** Data for the task follows **
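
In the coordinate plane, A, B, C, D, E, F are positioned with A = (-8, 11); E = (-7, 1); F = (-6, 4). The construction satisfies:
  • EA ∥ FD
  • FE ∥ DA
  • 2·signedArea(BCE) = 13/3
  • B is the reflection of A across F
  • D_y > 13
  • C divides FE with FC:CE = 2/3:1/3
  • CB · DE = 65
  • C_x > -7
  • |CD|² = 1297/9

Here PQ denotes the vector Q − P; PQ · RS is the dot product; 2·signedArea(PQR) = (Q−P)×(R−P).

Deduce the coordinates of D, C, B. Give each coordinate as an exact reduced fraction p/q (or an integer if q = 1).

B = (-4, -3)
C = (-20/3, 2)
D = (-7, 14)

1. D_x = -7  [FE ∥ DA ∩ EA ∥ FD]
2. D_y = 14  [FE ∥ DA ∩ EA ∥ FD]
   → D = (-7, 14)
3. C_x = -20/3  [C divides FE with FC:CE = 2/3:1/3]
4. C_y = 2  [C divides FE with FC:CE = 2/3:1/3]
   → C = (-20/3, 2)
5. B_x = -4  [B is the reflection of A across F]
6. B_y = -3  [B is the reflection of A across F]
   → B = (-4, -3)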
** End of Data for the task **
What the task asks >>
Copy out precisely the lines from the line with "CB · DE = 65" to the line with "Here PQ denotes" in the material above, including those two lines and omitting all the rest.

Task answer >>
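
  • CB · DE = 65
  • C_x > -7
  • |CD|² = 1297/9

Here PQ denotes the vector Q − P; PQ · RS is the dot product; 2·signedArea(PQR) = (Q−P)×(R−P).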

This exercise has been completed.